* Information *
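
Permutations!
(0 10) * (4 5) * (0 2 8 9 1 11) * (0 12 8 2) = (0 10)(1 11 12 8 9)(4 5) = [10, 11, 2, 3, 5, 4, 6, 7, 9, 1, 0, 12, 8]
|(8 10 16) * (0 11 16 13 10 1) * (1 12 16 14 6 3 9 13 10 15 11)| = |(0 1)(3 9 13 15 11 14 6)(8 12 16)| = 42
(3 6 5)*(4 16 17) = (3 6 5)(4 16 17) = [0, 1, 2, 6, 16, 3, 5, 7, 8, 9, 10, 11, 12, 13, 14, 15, 17, 4]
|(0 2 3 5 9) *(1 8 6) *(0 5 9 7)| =|(0 2 3 9 5 7)(1 8 6)| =6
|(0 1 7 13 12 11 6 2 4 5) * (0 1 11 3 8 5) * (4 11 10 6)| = |(0 10 6 2 11 4)(1 7 13 12 3 8 5)| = 42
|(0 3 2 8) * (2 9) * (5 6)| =|(0 3 9 2 8)(5 6)| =10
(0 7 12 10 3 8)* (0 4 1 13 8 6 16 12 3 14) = (0 7 3 6 16 12 10 14)(1 13 8 4) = [7, 13, 2, 6, 1, 5, 16, 3, 4, 9, 14, 11, 10, 8, 0, 15, 12]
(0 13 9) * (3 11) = (0 13 9)(3 11) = [13, 1, 2, 11, 4, 5, 6, 7, 8, 0, 10, 3, 12, 9]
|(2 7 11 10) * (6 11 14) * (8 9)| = |(2 7 14 6 11 10)(8 9)| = 6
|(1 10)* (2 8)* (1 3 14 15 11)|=|(1 10 3 14 15 11)(2 8)|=6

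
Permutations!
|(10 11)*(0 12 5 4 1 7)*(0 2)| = 14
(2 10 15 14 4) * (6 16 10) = (2 6 16 10 15 14 4) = [0, 1, 6, 3, 2, 5, 16, 7, 8, 9, 15, 11, 12, 13, 4, 14, 10]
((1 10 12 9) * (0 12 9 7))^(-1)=((0 12 7)(1 10 9))^(-1)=(0 7 12)(1 9 10)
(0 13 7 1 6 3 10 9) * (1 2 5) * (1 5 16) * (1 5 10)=(0 13 7 2 16 5 10 9)(1 6 3)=[13, 6, 16, 1, 4, 10, 3, 2, 8, 0, 9, 11, 12, 7, 14, 15, 5]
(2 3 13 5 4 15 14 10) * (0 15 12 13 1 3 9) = (0 15 14 10 2 9)(1 3)(4 12 13 5) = [15, 3, 9, 1, 12, 4, 6, 7, 8, 0, 2, 11, 13, 5, 10, 14]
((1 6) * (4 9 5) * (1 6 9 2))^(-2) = ((1 9 5 4 2))^(-2) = (1 4 9 2 5)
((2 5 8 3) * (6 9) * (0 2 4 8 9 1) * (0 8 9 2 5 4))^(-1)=(0 3 8 1 6 9 4 2 5)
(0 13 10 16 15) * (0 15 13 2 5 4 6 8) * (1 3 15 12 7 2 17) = (0 17 1 3 15 12 7 2 5 4 6 8)(10 16 13) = [17, 3, 5, 15, 6, 4, 8, 2, 0, 9, 16, 11, 7, 10, 14, 12, 13, 1]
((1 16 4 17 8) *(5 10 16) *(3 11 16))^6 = (1 4 3)(5 17 11)(8 16 10)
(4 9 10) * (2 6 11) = [0, 1, 6, 3, 9, 5, 11, 7, 8, 10, 4, 2] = (2 6 11)(4 9 10)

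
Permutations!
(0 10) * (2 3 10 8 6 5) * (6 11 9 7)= (0 8 11 9 7 6 5 2 3 10)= [8, 1, 3, 10, 4, 2, 5, 6, 11, 7, 0, 9]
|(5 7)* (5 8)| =|(5 7 8)| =3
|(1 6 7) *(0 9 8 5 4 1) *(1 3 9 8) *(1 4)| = |(0 8 5 1 6 7)(3 9 4)| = 6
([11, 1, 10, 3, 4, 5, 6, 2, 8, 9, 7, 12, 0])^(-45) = (12)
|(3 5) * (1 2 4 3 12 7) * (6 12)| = 8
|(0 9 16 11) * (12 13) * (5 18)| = 4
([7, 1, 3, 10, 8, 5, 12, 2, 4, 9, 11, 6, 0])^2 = (0 2 10 6)(3 11 12 7)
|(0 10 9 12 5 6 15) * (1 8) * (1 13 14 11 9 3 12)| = 42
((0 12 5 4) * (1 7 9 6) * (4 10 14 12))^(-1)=(0 4)(1 6 9 7)(5 12 14 10)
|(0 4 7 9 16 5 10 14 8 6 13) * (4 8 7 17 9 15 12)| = |(0 8 6 13)(4 17 9 16 5 10 14 7 15 12)| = 20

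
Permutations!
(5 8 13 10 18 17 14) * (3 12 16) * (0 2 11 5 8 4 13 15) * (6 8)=(0 2 11 5 4 13 10 18 17 14 6 8 15)(3 12 16)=[2, 1, 11, 12, 13, 4, 8, 7, 15, 9, 18, 5, 16, 10, 6, 0, 3, 14, 17]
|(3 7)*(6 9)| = |(3 7)(6 9)| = 2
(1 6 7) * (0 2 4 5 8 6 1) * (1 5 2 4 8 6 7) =(0 4 2 8 7)(1 5 6) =[4, 5, 8, 3, 2, 6, 1, 0, 7]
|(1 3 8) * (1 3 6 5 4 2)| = |(1 6 5 4 2)(3 8)| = 10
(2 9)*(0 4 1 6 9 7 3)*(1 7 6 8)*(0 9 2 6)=[4, 8, 0, 9, 7, 5, 2, 3, 1, 6]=(0 4 7 3 9 6 2)(1 8)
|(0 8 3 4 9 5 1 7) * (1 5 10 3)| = |(0 8 1 7)(3 4 9 10)| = 4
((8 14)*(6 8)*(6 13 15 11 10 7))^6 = ((6 8 14 13 15 11 10 7))^6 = (6 10 15 14)(7 11 13 8)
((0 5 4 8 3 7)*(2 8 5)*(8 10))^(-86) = ((0 2 10 8 3 7)(4 5))^(-86) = (0 3 10)(2 7 8)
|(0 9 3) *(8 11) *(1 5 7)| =|(0 9 3)(1 5 7)(8 11)| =6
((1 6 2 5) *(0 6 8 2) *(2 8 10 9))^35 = (10)(0 6)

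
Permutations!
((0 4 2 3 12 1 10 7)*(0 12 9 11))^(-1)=(0 11 9 3 2 4)(1 12 7 10)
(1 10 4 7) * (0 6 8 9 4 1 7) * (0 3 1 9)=(0 6 8)(1 10 9 4 3)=[6, 10, 2, 1, 3, 5, 8, 7, 0, 4, 9]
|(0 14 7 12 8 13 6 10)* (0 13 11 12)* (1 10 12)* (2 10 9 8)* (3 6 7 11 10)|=|(0 14 11 1 9 8 10 13 7)(2 3 6 12)|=36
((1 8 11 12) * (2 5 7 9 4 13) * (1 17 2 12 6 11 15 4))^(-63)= ((1 8 15 4 13 12 17 2 5 7 9)(6 11))^(-63)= (1 4 17 7 8 13 2 9 15 12 5)(6 11)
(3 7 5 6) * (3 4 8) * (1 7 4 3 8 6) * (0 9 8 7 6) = (0 9 8 7 5 1 6 3 4) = [9, 6, 2, 4, 0, 1, 3, 5, 7, 8]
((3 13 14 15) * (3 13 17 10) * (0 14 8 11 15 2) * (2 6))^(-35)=(0 14 6 2)(3 17 10)(8 11 15 13)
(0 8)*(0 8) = (8) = [0, 1, 2, 3, 4, 5, 6, 7, 8]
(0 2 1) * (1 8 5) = (0 2 8 5 1) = [2, 0, 8, 3, 4, 1, 6, 7, 5]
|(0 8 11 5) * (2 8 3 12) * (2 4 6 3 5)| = |(0 5)(2 8 11)(3 12 4 6)| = 12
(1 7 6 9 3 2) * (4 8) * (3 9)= (9)(1 7 6 3 2)(4 8)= [0, 7, 1, 2, 8, 5, 3, 6, 4, 9]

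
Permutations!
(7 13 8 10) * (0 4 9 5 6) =(0 4 9 5 6)(7 13 8 10) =[4, 1, 2, 3, 9, 6, 0, 13, 10, 5, 7, 11, 12, 8]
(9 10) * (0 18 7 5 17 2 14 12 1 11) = [18, 11, 14, 3, 4, 17, 6, 5, 8, 10, 9, 0, 1, 13, 12, 15, 16, 2, 7] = (0 18 7 5 17 2 14 12 1 11)(9 10)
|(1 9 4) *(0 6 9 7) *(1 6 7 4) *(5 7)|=12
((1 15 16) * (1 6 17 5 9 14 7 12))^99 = (1 12 7 14 9 5 17 6 16 15)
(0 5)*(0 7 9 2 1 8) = (0 5 7 9 2 1 8) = [5, 8, 1, 3, 4, 7, 6, 9, 0, 2]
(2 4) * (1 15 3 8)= (1 15 3 8)(2 4)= [0, 15, 4, 8, 2, 5, 6, 7, 1, 9, 10, 11, 12, 13, 14, 3]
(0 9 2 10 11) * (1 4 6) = (0 9 2 10 11)(1 4 6) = [9, 4, 10, 3, 6, 5, 1, 7, 8, 2, 11, 0]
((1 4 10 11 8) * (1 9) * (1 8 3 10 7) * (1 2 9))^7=(1 4 7 2 9 8)(3 10 11)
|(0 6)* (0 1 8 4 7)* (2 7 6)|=12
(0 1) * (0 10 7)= (0 1 10 7)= [1, 10, 2, 3, 4, 5, 6, 0, 8, 9, 7]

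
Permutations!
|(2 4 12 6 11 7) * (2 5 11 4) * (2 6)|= |(2 6 4 12)(5 11 7)|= 12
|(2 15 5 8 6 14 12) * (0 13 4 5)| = 10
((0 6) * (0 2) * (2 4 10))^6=((0 6 4 10 2))^6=(0 6 4 10 2)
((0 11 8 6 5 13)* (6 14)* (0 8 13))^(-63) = (14)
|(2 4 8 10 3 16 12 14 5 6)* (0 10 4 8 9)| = |(0 10 3 16 12 14 5 6 2 8 4 9)| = 12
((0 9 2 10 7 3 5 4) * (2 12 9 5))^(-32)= (12)(0 5 4)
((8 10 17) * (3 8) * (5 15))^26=((3 8 10 17)(5 15))^26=(3 10)(8 17)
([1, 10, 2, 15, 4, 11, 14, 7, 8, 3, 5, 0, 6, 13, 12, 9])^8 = [5, 11, 2, 9, 4, 1, 12, 7, 8, 15, 0, 10, 14, 13, 6, 3]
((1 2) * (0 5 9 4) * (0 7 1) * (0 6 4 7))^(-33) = ((0 5 9 7 1 2 6 4))^(-33) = (0 4 6 2 1 7 9 5)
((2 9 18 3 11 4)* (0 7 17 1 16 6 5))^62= (0 5 6 16 1 17 7)(2 18 11)(3 4 9)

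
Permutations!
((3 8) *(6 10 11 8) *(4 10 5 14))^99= (3 14 11 6 4 8 5 10)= ((3 6 5 14 4 10 11 8))^99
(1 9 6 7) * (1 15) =[0, 9, 2, 3, 4, 5, 7, 15, 8, 6, 10, 11, 12, 13, 14, 1] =(1 9 6 7 15)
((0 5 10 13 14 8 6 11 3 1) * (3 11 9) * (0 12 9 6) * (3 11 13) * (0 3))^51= ((0 5 10)(1 12 9 11 13 14 8 3))^51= (1 11 8 12 13 3 9 14)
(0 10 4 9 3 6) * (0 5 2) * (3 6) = (0 10 4 9 6 5 2) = [10, 1, 0, 3, 9, 2, 5, 7, 8, 6, 4]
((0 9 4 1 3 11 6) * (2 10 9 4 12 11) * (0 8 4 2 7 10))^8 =(1 8 11 9 7)(3 4 6 12 10)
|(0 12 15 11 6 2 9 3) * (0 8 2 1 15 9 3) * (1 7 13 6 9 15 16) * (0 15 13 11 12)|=|(1 16)(2 3 8)(6 7 11 9 15 12 13)|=42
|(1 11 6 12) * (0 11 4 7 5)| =|(0 11 6 12 1 4 7 5)| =8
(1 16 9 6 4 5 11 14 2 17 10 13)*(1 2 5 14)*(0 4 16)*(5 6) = (0 4 14 6 16 9 5 11 1)(2 17 10 13) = [4, 0, 17, 3, 14, 11, 16, 7, 8, 5, 13, 1, 12, 2, 6, 15, 9, 10]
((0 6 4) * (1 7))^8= ((0 6 4)(1 7))^8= (7)(0 4 6)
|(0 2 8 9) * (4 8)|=5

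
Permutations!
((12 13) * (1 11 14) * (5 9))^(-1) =(1 14 11)(5 9)(12 13) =((1 11 14)(5 9)(12 13))^(-1)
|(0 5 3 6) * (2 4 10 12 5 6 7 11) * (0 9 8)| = |(0 6 9 8)(2 4 10 12 5 3 7 11)| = 8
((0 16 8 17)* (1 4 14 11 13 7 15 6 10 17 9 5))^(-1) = (0 17 10 6 15 7 13 11 14 4 1 5 9 8 16)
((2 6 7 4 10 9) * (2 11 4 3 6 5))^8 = (11)(3 7 6)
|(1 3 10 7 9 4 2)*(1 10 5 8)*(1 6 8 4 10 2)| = 12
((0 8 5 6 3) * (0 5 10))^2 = ((0 8 10)(3 5 6))^2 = (0 10 8)(3 6 5)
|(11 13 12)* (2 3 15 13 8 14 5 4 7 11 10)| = 6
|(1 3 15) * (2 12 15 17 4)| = 7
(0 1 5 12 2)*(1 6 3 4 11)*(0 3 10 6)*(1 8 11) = [0, 5, 3, 4, 1, 12, 10, 7, 11, 9, 6, 8, 2] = (1 5 12 2 3 4)(6 10)(8 11)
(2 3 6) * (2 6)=[0, 1, 3, 2, 4, 5, 6]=(6)(2 3)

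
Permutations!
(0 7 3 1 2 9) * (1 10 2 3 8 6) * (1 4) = (0 7 8 6 4 1 3 10 2 9) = [7, 3, 9, 10, 1, 5, 4, 8, 6, 0, 2]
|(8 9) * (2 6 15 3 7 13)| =|(2 6 15 3 7 13)(8 9)| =6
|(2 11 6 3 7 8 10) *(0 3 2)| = 15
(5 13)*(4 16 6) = [0, 1, 2, 3, 16, 13, 4, 7, 8, 9, 10, 11, 12, 5, 14, 15, 6] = (4 16 6)(5 13)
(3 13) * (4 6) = (3 13)(4 6) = [0, 1, 2, 13, 6, 5, 4, 7, 8, 9, 10, 11, 12, 3]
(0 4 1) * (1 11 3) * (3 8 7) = (0 4 11 8 7 3 1) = [4, 0, 2, 1, 11, 5, 6, 3, 7, 9, 10, 8]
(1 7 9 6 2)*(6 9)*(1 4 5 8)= [0, 7, 4, 3, 5, 8, 2, 6, 1, 9]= (9)(1 7 6 2 4 5 8)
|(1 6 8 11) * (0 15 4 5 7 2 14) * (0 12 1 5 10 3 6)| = 14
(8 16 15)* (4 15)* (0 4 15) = (0 4)(8 16 15) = [4, 1, 2, 3, 0, 5, 6, 7, 16, 9, 10, 11, 12, 13, 14, 8, 15]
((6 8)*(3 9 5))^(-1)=((3 9 5)(6 8))^(-1)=(3 5 9)(6 8)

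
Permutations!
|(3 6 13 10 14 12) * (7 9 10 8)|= |(3 6 13 8 7 9 10 14 12)|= 9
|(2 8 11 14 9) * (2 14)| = |(2 8 11)(9 14)| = 6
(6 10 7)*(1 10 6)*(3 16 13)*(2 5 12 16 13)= [0, 10, 5, 13, 4, 12, 6, 1, 8, 9, 7, 11, 16, 3, 14, 15, 2]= (1 10 7)(2 5 12 16)(3 13)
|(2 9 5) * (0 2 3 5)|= |(0 2 9)(3 5)|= 6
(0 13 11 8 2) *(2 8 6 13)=(0 2)(6 13 11)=[2, 1, 0, 3, 4, 5, 13, 7, 8, 9, 10, 6, 12, 11]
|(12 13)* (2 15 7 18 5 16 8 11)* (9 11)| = |(2 15 7 18 5 16 8 9 11)(12 13)| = 18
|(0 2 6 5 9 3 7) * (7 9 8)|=6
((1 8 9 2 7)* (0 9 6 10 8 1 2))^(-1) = (0 9)(2 7)(6 8 10) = ((0 9)(2 7)(6 10 8))^(-1)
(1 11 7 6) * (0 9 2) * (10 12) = (0 9 2)(1 11 7 6)(10 12) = [9, 11, 0, 3, 4, 5, 1, 6, 8, 2, 12, 7, 10]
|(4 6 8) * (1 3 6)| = |(1 3 6 8 4)| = 5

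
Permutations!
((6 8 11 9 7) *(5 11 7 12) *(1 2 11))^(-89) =((1 2 11 9 12 5)(6 8 7))^(-89) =(1 2 11 9 12 5)(6 8 7)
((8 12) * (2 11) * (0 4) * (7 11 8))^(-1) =((0 4)(2 8 12 7 11))^(-1) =(0 4)(2 11 7 12 8)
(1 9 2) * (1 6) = (1 9 2 6) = [0, 9, 6, 3, 4, 5, 1, 7, 8, 2]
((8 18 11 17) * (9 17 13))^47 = ((8 18 11 13 9 17))^47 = (8 17 9 13 11 18)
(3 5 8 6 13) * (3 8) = (3 5)(6 13 8) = [0, 1, 2, 5, 4, 3, 13, 7, 6, 9, 10, 11, 12, 8]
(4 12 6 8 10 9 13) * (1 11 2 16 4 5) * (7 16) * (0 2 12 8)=(0 2 7 16 4 8 10 9 13 5 1 11 12 6)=[2, 11, 7, 3, 8, 1, 0, 16, 10, 13, 9, 12, 6, 5, 14, 15, 4]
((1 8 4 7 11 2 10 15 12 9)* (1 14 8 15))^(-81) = ((1 15 12 9 14 8 4 7 11 2 10))^(-81) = (1 7 9 10 4 12 2 8 15 11 14)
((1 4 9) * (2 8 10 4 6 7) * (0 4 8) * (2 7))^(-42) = (10)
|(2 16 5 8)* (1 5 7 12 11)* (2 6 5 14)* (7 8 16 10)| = 28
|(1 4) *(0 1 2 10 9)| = 6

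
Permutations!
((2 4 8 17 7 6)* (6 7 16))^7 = ((2 4 8 17 16 6))^7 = (2 4 8 17 16 6)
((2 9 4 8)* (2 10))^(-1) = ((2 9 4 8 10))^(-1) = (2 10 8 4 9)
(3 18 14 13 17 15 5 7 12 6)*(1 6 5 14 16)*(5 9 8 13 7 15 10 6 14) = [0, 14, 2, 18, 4, 15, 3, 12, 13, 8, 6, 11, 9, 17, 7, 5, 1, 10, 16] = (1 14 7 12 9 8 13 17 10 6 3 18 16)(5 15)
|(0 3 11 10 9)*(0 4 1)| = |(0 3 11 10 9 4 1)| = 7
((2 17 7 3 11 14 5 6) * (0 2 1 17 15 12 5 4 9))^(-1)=(0 9 4 14 11 3 7 17 1 6 5 12 15 2)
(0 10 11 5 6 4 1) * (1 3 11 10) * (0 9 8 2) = (0 1 9 8 2)(3 11 5 6 4) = [1, 9, 0, 11, 3, 6, 4, 7, 2, 8, 10, 5]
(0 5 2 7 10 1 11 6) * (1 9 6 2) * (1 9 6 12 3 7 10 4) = (0 5 9 12 3 7 4 1 11 2 10 6) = [5, 11, 10, 7, 1, 9, 0, 4, 8, 12, 6, 2, 3]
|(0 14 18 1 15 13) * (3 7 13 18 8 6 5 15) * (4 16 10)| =33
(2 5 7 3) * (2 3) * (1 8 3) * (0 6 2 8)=[6, 0, 5, 1, 4, 7, 2, 8, 3]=(0 6 2 5 7 8 3 1)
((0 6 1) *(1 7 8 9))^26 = (0 7 9)(1 6 8)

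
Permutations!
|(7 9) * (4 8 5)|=|(4 8 5)(7 9)|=6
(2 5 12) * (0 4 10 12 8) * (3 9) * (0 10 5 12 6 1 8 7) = [4, 8, 12, 9, 5, 7, 1, 0, 10, 3, 6, 11, 2] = (0 4 5 7)(1 8 10 6)(2 12)(3 9)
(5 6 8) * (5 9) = (5 6 8 9) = [0, 1, 2, 3, 4, 6, 8, 7, 9, 5]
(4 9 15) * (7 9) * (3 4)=(3 4 7 9 15)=[0, 1, 2, 4, 7, 5, 6, 9, 8, 15, 10, 11, 12, 13, 14, 3]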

* Your assignment *
Please return only the lines above, starting at the line that has "((8 18 11 17)" and ending at the line that has "((2 17 7 3 11", keeping both and leaving each one unchanged.

* Task output *
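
((8 18 11 17) * (9 17 13))^47 = ((8 18 11 13 9 17))^47 = (8 17 9 13 11 18)
(3 5 8 6 13) * (3 8) = (3 5)(6 13 8) = [0, 1, 2, 5, 4, 3, 13, 7, 6, 9, 10, 11, 12, 8]
(4 12 6 8 10 9 13) * (1 11 2 16 4 5) * (7 16) * (0 2 12 8)=(0 2 7 16 4 8 10 9 13 5 1 11 12 6)=[2, 11, 7, 3, 8, 1, 0, 16, 10, 13, 9, 12, 6, 5, 14, 15, 4]
((1 8 4 7 11 2 10 15 12 9)* (1 14 8 15))^(-81) = ((1 15 12 9 14 8 4 7 11 2 10))^(-81) = (1 7 9 10 4 12 2 8 15 11 14)
((1 4 9) * (2 8 10 4 6 7) * (0 4 8) * (2 7))^(-42) = (10)
|(2 16 5 8)* (1 5 7 12 11)* (2 6 5 14)* (7 8 16 10)| = 28
|(1 4) *(0 1 2 10 9)| = 6

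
Permutations!
((2 4 8 17 7 6)* (6 7 16))^7 = ((2 4 8 17 16 6))^7 = (2 4 8 17 16 6)
((2 9 4 8)* (2 10))^(-1) = ((2 9 4 8 10))^(-1) = (2 10 8 4 9)
(3 18 14 13 17 15 5 7 12 6)*(1 6 5 14 16)*(5 9 8 13 7 15 10 6 14) = [0, 14, 2, 18, 4, 15, 3, 12, 13, 8, 6, 11, 9, 17, 7, 5, 1, 10, 16] = (1 14 7 12 9 8 13 17 10 6 3 18 16)(5 15)
|(0 3 11 10 9)*(0 4 1)| = |(0 3 11 10 9 4 1)| = 7
((2 17 7 3 11 14 5 6) * (0 2 1 17 15 12 5 4 9))^(-1)=(0 9 4 14 11 3 7 17 1 6 5 12 15 2)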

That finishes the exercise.